### TASK BRIEF
You are asked to filter the data below and copy every line holding "lost".

Stored items

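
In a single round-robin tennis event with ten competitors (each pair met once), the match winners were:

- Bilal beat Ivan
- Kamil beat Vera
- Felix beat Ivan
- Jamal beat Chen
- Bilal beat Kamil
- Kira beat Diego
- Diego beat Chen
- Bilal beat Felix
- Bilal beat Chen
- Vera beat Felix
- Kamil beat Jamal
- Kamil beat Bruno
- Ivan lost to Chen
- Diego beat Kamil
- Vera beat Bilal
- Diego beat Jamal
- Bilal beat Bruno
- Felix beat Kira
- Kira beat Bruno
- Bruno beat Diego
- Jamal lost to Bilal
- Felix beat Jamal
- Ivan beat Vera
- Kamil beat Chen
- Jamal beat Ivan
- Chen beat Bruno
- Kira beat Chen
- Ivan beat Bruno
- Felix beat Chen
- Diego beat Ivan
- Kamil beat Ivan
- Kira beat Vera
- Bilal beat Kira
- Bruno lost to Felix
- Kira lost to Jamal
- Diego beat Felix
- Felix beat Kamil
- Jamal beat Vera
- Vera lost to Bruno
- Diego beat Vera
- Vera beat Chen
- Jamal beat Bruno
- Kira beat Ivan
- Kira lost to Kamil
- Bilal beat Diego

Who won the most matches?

Bilal

Win totals: Diego 6, Chen 2, Bilal 8, Kamil 6, Ivan 2, Felix 6, Vera 3, Bruno 2, Jamal 5, Kira 5.
Bilal leads with 8 wins (next highest: 6).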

### EXERCISE RESULT
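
- Ivan lost to Chen
- Jamal lost to Bilal
- Bruno lost to Felix
- Kira lost to Jamal
- Vera lost to Bruno
- Kira lost to Kamil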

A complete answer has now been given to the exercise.